Recorded data

● ● ● ● ●

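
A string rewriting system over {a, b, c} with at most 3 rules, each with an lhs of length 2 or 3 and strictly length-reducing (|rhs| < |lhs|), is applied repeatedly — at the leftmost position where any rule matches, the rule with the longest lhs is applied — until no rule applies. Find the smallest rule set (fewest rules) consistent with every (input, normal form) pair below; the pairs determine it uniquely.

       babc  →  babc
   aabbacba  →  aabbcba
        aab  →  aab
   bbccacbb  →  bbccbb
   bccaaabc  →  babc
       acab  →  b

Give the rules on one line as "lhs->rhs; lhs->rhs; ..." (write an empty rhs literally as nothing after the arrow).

  | babc
  | aabbacba => aabbcba
  | aab
  | bbccacbb => bbccbb

ac->c; ca->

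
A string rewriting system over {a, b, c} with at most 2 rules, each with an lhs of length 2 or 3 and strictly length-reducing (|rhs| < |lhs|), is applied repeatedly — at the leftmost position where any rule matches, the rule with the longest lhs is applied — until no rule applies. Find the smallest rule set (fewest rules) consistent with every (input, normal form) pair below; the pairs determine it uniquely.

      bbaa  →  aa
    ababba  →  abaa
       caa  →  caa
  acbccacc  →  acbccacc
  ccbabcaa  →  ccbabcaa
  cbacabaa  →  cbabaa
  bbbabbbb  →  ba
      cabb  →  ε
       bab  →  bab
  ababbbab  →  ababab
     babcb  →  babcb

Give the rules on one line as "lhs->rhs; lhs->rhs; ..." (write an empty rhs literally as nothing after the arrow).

  | bbaa => aa
  | ababba => abaa
  | caa
  | acbccacc

bb->; cab->b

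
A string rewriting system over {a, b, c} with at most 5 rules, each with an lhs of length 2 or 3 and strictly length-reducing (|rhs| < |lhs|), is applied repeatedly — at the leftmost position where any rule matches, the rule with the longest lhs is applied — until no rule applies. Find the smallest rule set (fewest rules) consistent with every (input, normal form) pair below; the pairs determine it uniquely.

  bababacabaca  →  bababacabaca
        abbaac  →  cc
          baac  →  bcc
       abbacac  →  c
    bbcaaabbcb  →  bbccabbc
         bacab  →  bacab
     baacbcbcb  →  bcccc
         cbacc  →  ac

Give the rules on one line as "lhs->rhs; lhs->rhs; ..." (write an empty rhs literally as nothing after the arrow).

  | bababacabaca
  | abbaac => aac => cc
  | baac => bcc
  | abbacac => acac => aa => c

aa->c; bba->; cac->a; cb->c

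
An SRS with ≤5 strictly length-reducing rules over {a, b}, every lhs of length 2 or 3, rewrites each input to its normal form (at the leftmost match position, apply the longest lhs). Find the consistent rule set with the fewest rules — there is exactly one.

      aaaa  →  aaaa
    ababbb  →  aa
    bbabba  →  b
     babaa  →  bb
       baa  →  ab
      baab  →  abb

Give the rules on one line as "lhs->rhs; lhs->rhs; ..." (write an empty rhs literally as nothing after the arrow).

aba->aa; ba->b; baa->ab; bbb->

  | aaaa
  | ababbb => aabbb => aa
  | bbabba => bbbba => ba => b
  | babaa => bbaa => bab => bb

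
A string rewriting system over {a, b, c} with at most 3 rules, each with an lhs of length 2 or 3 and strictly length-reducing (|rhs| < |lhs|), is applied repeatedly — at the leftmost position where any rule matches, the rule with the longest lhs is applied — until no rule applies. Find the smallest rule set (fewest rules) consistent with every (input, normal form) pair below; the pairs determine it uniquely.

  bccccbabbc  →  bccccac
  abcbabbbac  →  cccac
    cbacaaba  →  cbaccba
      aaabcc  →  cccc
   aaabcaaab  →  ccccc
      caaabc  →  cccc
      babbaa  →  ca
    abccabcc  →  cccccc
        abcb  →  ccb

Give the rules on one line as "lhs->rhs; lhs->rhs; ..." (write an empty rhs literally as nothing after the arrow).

aa->c; ab->c; bcb->a

  | bccccbabbc => bccccbcbc => bccccac
  | abcbabbbac => ccbabbbac => ccbcbbac => ccabac => cccac
  | cbacaaba => cbaccba
  | aaabcc => cabcc => cccc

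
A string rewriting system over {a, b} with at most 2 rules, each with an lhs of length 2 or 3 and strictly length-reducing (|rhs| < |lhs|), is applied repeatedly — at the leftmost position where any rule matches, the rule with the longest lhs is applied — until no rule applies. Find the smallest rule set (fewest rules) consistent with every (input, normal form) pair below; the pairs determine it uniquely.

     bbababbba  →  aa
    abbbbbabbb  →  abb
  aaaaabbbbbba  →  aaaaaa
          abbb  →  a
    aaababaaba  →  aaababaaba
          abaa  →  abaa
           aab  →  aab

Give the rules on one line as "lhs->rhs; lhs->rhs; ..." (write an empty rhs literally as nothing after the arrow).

bba->bb; bbb->

  | bbababbba => bbbabbba => abbba => aa
  | abbbbbabbb => abbabbb => abbbbb => abb
  | aaaaabbbbbba => aaaaabbba => aaaaaa
  | abbb => a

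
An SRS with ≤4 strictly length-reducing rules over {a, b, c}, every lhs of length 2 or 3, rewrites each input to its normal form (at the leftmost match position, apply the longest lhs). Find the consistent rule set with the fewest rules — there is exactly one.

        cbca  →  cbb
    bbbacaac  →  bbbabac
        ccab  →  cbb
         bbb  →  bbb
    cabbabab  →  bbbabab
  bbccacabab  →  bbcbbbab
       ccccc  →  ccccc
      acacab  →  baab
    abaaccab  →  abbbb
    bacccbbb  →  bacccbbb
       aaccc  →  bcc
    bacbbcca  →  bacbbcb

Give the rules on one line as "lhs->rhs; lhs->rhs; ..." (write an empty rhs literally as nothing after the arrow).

aac->b; abc->ba; ca->b

  | cbca => cbb
  | bbbacaac => bbbabac
  | ccab => cbb
  | bbb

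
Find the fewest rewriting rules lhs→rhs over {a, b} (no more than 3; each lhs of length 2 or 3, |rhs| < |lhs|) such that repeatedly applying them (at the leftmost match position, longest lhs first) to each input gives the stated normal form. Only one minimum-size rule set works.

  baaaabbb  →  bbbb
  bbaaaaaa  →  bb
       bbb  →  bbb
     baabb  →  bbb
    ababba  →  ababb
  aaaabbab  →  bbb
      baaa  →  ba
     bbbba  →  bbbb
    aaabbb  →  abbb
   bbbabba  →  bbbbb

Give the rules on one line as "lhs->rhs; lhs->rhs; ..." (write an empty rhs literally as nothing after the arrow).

aa->; bba->bb

  | baaaabbb => baabbb => bbbb
  | bbaaaaaa => bbaaaaa => bbaaaa => bbaaa => bbaa => bba => bb
  | bbb
  | baabb => bbb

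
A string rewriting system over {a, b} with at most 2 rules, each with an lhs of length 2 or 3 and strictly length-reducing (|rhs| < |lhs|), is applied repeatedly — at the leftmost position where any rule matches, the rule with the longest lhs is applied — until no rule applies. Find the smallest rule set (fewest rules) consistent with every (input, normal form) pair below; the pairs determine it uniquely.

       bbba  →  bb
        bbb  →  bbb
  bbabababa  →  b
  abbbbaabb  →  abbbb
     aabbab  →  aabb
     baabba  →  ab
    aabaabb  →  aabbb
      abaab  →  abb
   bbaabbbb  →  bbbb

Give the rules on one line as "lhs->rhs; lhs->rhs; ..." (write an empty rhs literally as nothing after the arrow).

  | bbba => bb
  | bbb
  | bbabababa => bbababa => bbaba => bba => b
  | abbbbaabb => abbbabb => abbbb

aba->ab; ba->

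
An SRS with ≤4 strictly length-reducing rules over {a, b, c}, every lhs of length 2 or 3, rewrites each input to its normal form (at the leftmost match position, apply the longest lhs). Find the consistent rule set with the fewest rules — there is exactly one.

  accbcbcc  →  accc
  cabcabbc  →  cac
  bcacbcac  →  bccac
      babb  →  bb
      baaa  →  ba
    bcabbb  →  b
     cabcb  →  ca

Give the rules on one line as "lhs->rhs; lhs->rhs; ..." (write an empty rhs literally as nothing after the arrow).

aa->; ab->; cb->a

  | accbcbcc => acacbcc => acaacc => accc
  | cabcabbc => ccabbc => ccbc => cac
  | bcacbcac => bcaacac => bccac
  | babb => bb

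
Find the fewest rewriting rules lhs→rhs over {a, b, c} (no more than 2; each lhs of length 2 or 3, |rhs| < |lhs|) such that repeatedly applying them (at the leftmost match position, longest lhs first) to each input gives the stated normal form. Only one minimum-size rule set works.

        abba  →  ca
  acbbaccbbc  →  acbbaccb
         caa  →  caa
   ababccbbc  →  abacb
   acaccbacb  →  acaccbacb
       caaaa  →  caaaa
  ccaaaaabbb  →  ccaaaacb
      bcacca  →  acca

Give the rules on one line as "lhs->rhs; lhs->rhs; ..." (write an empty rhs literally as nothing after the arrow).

  | abba => ca
  | acbbaccbbc => acbbaccb
  | caa
  | ababccbbc => abacbbc => abacb

abb->c; bc->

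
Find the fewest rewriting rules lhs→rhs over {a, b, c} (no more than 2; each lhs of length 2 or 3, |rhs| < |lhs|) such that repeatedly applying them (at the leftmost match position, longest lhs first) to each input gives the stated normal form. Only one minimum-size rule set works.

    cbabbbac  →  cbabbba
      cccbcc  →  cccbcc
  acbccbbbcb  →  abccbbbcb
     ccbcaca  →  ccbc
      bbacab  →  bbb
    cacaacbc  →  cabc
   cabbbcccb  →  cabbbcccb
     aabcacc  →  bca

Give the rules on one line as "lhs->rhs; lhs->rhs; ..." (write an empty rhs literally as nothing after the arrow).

  | cbabbbac => cbabbba
  | cccbcc
  | acbccbbbcb => abccbbbcb
  | ccbcaca => ccbcaa => ccbc

aa->; ac->a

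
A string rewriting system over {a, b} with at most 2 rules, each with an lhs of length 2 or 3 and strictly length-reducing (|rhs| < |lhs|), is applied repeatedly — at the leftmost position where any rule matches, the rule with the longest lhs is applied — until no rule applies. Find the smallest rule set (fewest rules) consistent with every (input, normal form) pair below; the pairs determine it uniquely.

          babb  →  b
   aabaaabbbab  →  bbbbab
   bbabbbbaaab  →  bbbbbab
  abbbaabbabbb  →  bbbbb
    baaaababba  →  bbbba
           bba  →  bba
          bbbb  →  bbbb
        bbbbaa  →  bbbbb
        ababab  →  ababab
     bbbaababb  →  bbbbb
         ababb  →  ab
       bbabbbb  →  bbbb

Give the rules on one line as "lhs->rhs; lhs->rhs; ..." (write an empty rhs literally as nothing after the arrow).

  | babb => b
  | aabaaabbbab => bbaaabbbab => bbbabbbab => bbbbab
  | bbabbbbaaab => bbbbaaab => bbbbbab
  | abbbaabbabbb => baabbabbb => bbbbabbb => bbbbb

aa->b; abb->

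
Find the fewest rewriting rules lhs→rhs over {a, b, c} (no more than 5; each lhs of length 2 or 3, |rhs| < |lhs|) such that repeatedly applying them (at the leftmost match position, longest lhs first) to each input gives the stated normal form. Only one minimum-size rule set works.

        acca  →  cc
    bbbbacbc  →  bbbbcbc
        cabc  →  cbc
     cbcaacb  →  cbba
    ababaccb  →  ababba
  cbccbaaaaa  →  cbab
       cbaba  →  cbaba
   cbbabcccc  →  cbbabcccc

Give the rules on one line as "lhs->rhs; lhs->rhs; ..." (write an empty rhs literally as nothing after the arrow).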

● ● ● ● ●

- Aim of the exercise:
If a line of the data above contains "minimum", copy it out.

- Answer box:
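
Find the fewest rewriting rules lhs→rhs over {a, b} (no more than 3; each lhs of length 2 or 3, |rhs| < |lhs|) such that repeatedly applying them (at the leftmost match position, longest lhs first) to each input gives the stated normal form. Only one minimum-size rule set works.
Find the fewest rewriting rules lhs→rhs over {a, b, c} (no more than 2; each lhs of length 2 or 3, |rhs| < |lhs|) such that repeatedly applying them (at the leftmost match position, longest lhs first) to each input gives the stated normal form. Only one minimum-size rule set works.
Find the fewest rewriting rules lhs→rhs over {a, b, c} (no more than 2; each lhs of length 2 or 3, |rhs| < |lhs|) such that repeatedly applying them (at the leftmost match position, longest lhs first) to each input gives the stated normal form. Only one minimum-size rule set works.
Find the fewest rewriting rules lhs→rhs over {a, b, c} (no more than 5; each lhs of length 2 or 3, |rhs| < |lhs|) such that repeatedly applying them (at the leftmost match position, longest lhs first) to each input gives the stated normal form. Only one minimum-size rule set works.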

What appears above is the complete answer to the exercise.